Nothing but the lines from the one containing "Consider the resource" through the one containing "Semantics: vector entries are in the order cpu, ram.", both included, should be given again, each exactly as written below.

Dataset items:
/---

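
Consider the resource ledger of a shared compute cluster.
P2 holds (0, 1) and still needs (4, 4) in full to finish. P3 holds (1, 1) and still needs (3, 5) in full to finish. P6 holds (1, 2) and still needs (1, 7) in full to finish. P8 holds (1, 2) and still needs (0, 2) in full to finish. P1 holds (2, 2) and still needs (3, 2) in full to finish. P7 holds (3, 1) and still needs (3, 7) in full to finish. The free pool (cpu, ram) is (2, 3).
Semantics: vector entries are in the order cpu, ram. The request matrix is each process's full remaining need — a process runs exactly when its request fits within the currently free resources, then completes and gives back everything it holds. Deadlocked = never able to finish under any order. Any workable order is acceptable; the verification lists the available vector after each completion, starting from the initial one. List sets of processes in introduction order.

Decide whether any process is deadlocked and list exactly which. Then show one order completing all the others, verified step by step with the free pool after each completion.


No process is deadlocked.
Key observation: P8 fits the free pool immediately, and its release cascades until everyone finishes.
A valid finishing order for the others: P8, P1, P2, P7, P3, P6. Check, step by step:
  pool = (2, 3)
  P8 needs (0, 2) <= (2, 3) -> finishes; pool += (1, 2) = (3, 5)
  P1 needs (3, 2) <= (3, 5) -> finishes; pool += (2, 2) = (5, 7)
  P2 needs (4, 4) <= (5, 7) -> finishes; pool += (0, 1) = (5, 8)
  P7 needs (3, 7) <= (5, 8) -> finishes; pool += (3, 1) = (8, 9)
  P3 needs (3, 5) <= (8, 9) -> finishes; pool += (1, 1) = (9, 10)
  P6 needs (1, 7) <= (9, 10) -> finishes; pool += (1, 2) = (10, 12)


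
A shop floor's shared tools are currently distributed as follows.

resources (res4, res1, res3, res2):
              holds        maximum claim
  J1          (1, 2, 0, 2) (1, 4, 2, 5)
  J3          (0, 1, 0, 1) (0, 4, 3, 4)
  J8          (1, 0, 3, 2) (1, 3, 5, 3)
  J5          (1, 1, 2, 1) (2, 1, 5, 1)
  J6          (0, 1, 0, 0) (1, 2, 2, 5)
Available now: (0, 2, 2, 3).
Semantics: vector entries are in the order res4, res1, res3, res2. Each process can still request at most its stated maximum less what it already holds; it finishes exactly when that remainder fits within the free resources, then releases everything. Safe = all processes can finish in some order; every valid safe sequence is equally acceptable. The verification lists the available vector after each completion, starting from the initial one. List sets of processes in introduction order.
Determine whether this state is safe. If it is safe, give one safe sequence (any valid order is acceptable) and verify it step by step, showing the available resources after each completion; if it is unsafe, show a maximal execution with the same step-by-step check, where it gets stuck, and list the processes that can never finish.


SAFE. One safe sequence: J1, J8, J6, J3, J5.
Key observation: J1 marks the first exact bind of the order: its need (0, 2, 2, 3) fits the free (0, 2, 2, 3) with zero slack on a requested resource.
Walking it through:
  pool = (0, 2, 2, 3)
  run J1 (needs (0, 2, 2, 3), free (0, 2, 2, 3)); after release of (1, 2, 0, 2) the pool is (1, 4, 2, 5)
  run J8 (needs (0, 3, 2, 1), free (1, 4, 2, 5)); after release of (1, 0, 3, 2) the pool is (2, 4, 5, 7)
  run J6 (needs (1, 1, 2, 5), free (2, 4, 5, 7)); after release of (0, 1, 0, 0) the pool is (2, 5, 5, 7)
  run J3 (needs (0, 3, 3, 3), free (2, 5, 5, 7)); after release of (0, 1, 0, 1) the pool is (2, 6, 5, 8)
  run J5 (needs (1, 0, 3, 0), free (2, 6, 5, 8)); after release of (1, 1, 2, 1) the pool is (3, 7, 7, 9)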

\---
/---

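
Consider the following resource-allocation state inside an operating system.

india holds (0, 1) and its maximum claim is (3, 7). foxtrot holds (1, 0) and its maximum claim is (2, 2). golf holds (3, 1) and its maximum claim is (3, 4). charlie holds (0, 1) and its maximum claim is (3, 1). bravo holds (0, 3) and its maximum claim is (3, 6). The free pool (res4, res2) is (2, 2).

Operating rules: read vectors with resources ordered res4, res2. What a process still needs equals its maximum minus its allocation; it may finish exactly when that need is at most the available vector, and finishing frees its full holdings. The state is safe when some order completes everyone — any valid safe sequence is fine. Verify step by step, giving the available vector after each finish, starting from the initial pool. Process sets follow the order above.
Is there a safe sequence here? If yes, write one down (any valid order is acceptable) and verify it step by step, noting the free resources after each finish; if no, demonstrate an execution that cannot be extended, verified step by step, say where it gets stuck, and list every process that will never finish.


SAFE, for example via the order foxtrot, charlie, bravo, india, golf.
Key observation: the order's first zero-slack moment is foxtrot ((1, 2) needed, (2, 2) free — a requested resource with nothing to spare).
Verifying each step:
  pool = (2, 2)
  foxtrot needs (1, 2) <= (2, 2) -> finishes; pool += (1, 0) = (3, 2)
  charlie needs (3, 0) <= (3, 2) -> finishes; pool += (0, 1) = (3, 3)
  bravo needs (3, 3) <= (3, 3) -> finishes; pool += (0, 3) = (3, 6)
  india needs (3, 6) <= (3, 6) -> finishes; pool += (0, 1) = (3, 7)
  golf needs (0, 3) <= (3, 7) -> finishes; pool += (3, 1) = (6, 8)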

\---
/---

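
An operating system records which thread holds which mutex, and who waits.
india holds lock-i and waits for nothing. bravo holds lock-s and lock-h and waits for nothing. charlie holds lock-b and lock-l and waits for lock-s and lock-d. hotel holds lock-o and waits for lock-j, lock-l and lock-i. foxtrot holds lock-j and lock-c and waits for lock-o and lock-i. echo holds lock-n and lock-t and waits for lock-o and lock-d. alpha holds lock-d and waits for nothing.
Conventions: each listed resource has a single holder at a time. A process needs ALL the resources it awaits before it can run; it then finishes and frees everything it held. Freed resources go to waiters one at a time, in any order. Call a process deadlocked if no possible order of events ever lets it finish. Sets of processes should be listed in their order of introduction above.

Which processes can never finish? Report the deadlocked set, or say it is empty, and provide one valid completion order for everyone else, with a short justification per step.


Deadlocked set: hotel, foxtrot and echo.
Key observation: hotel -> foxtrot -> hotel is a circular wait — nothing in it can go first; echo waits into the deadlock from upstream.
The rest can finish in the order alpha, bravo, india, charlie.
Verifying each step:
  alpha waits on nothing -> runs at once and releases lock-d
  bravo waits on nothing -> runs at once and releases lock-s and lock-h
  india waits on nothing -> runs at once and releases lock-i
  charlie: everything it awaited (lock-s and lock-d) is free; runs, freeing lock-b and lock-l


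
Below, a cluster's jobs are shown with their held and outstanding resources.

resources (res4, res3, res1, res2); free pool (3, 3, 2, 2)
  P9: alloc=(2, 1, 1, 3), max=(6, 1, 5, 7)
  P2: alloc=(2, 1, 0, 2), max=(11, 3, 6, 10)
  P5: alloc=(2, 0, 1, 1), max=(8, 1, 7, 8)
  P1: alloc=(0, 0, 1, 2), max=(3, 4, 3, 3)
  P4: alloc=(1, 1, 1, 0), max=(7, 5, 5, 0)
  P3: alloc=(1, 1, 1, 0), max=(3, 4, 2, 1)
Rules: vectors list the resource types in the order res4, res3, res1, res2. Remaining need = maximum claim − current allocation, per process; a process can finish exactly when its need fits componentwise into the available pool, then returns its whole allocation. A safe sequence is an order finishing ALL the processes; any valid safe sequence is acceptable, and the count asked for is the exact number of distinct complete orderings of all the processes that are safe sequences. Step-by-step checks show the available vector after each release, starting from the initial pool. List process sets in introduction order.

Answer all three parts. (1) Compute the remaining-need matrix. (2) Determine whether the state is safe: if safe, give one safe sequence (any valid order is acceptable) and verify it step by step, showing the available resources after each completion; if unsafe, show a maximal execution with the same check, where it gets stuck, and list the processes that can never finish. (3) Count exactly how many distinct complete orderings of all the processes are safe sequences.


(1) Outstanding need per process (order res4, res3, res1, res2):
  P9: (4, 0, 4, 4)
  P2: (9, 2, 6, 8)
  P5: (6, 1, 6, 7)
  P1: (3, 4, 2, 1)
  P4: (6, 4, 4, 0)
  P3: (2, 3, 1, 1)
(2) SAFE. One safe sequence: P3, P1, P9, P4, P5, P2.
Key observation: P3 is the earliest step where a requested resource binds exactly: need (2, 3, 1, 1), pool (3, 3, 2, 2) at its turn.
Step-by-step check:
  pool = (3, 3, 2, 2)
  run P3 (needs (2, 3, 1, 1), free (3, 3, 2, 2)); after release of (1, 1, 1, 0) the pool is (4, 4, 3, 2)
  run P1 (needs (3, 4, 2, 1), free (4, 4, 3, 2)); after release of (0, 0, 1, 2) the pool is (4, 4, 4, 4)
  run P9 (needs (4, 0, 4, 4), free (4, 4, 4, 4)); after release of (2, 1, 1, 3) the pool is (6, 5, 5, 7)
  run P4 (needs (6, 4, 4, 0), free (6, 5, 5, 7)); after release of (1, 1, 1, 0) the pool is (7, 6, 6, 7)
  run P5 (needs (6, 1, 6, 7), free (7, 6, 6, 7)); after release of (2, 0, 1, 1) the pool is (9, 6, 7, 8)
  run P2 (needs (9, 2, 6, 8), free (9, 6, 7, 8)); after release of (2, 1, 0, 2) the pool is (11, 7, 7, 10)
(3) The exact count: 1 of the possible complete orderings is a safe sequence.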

\---

Written solution:
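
Consider the resource ledger of a shared compute cluster.
P2 holds (0, 1) and still needs (4, 4) in full to finish. P3 holds (1, 1) and still needs (3, 5) in full to finish. P6 holds (1, 2) and still needs (1, 7) in full to finish. P8 holds (1, 2) and still needs (0, 2) in full to finish. P1 holds (2, 2) and still needs (3, 2) in full to finish. P7 holds (3, 1) and still needs (3, 7) in full to finish. The free pool (cpu, ram) is (2, 3).
Semantics: vector entries are in the order cpu, ram. The request matrix is each process's full remaining need — a process runs exactly when its request fits within the currently free resources, then completes and gives back everything it holds. Deadlocked = never able to finish under any order. Any workable order is acceptable; the verification lists the available vector after each completion, starting from the initial one. List sets of processes in introduction order.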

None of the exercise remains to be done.